AIM OF THE TASK —
Give again, word for word, each line below starting at the one that contains "from West: M1" and ending at the one that contains "Unit service cost (fulfillment".

DATASET EXCERPTS —
%%

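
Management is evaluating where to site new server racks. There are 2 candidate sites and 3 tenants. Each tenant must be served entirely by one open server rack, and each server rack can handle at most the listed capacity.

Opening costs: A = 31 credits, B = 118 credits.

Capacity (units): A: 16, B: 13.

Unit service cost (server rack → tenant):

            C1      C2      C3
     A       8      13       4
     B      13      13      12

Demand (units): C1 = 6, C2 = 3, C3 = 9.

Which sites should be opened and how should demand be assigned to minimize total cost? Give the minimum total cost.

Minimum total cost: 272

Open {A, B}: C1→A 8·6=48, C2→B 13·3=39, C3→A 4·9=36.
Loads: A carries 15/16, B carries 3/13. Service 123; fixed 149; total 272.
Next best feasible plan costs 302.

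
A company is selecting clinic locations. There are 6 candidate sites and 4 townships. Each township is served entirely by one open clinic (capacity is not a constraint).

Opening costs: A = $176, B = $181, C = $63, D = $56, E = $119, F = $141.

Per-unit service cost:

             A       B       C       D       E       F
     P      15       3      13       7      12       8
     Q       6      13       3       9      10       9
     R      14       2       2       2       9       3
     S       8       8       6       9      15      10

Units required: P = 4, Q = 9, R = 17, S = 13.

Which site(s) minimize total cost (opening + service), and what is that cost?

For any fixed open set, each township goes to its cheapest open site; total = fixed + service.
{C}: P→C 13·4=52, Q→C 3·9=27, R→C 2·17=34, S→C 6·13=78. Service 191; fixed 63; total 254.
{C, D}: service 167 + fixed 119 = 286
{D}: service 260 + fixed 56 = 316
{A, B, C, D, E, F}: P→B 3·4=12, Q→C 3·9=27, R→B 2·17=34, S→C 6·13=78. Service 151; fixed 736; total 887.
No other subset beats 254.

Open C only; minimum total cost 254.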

%%
%%

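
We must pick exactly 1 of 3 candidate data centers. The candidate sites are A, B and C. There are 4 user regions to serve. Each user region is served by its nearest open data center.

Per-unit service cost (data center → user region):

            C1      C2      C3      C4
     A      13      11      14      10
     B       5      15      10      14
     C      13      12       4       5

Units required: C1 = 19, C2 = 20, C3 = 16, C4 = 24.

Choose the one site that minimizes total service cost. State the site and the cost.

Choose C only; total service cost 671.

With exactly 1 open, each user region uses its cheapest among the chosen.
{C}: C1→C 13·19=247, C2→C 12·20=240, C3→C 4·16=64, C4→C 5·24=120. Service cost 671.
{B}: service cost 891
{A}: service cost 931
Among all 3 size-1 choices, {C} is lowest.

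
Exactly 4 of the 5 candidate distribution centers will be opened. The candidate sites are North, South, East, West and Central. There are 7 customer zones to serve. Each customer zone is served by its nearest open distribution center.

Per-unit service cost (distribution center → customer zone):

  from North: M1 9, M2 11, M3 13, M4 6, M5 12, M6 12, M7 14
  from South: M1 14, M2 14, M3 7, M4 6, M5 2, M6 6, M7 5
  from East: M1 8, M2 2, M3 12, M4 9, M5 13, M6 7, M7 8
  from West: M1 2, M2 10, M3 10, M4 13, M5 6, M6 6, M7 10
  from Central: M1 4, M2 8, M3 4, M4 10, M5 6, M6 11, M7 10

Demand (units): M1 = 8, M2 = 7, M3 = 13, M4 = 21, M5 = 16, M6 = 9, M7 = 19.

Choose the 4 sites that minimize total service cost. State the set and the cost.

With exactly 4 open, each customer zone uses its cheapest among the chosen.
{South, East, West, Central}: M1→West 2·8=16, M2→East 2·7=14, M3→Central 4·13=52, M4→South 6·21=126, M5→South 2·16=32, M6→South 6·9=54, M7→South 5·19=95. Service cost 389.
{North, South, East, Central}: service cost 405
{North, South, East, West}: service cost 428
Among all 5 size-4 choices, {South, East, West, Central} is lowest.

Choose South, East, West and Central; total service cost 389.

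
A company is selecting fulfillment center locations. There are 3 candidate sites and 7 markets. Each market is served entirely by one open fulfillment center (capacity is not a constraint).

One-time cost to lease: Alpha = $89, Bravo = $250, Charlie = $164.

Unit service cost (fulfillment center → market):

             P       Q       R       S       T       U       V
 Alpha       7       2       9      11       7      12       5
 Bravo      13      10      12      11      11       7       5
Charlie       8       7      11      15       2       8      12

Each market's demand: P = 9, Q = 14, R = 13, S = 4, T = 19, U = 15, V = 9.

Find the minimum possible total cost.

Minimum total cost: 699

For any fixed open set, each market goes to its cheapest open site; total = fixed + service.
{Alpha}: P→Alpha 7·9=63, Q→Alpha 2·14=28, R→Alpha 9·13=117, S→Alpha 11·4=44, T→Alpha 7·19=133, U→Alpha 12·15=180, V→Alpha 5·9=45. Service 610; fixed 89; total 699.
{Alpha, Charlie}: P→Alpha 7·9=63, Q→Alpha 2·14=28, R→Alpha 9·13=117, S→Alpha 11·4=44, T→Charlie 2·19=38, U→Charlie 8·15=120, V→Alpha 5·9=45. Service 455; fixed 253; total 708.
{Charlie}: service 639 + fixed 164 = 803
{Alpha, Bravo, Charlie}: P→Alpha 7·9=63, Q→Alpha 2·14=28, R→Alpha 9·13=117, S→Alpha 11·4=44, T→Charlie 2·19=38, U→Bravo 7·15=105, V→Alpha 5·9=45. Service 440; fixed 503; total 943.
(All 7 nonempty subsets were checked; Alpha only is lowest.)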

%%

SOLUTION —
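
  from West: M1 2, M2 10, M3 10, M4 13, M5 6, M6 6, M7 10
  from Central: M1 4, M2 8, M3 4, M4 10, M5 6, M6 11, M7 10

Demand (units): M1 = 8, M2 = 7, M3 = 13, M4 = 21, M5 = 16, M6 = 9, M7 = 19.

Choose the 4 sites that minimize total service cost. State the set and the cost.

With exactly 4 open, each customer zone uses its cheapest among the chosen.
{South, East, West, Central}: M1→West 2·8=16, M2→East 2·7=14, M3→Central 4·13=52, M4→South 6·21=126, M5→South 2·16=32, M6→South 6·9=54, M7→South 5·19=95. Service cost 389.
{North, South, East, Central}: service cost 405
{North, South, East, West}: service cost 428
Among all 5 size-4 choices, {South, East, West, Central} is lowest.

Choose South, East, West and Central; total service cost 389.

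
A company is selecting fulfillment center locations. There are 3 candidate sites and 7 markets. Each market is served entirely by one open fulfillment center (capacity is not a constraint).

One-time cost to lease: Alpha = $89, Bravo = $250, Charlie = $164.

Unit service cost (fulfillment center → market):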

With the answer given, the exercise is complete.